EXTRACTED RECORDS:
++++++
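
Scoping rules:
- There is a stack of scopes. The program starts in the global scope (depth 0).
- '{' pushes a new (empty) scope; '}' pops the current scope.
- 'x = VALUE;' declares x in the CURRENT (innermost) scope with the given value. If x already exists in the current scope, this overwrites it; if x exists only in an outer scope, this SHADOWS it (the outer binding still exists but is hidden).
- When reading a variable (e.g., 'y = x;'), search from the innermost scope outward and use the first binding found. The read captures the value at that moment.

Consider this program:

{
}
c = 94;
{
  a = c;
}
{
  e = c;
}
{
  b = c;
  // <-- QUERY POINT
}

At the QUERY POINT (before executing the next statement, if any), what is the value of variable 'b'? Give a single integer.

Step 1: enter scope (depth=1)
Step 2: exit scope (depth=0)
Step 3: declare c=94 at depth 0
Step 4: enter scope (depth=1)
Step 5: declare a=(read c)=94 at depth 1
Step 6: exit scope (depth=0)
Step 7: enter scope (depth=1)
Step 8: declare e=(read c)=94 at depth 1
Step 9: exit scope (depth=0)
Step 10: enter scope (depth=1)
Step 11: declare b=(read c)=94 at depth 1
Visible at query point: b=94 c=94

Answer: 94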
++++++
YOUR ASSIGNMENT:
The material is to be written out once more, exactly and in full.

ANSWER FOR THE TASK:
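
Scoping rules:
- There is a stack of scopes. The program starts in the global scope (depth 0).
- '{' pushes a new (empty) scope; '}' pops the current scope.
- 'x = VALUE;' declares x in the CURRENT (innermost) scope with the given value. If x already exists in the current scope, this overwrites it; if x exists only in an outer scope, this SHADOWS it (the outer binding still exists but is hidden).
- When reading a variable (e.g., 'y = x;'), search from the innermost scope outward and use the first binding found. The read captures the value at that moment.

Consider this program:

{
}
c = 94;
{
  a = c;
}
{
  e = c;
}
{
  b = c;
  // <-- QUERY POINT
}

At the QUERY POINT (before executing the next statement, if any), what is the value of variable 'b'? Give a single integer.

Step 1: enter scope (depth=1)
Step 2: exit scope (depth=0)
Step 3: declare c=94 at depth 0
Step 4: enter scope (depth=1)
Step 5: declare a=(read c)=94 at depth 1
Step 6: exit scope (depth=0)
Step 7: enter scope (depth=1)
Step 8: declare e=(read c)=94 at depth 1
Step 9: exit scope (depth=0)
Step 10: enter scope (depth=1)
Step 11: declare b=(read c)=94 at depth 1
Visible at query point: b=94 c=94

Answer: 94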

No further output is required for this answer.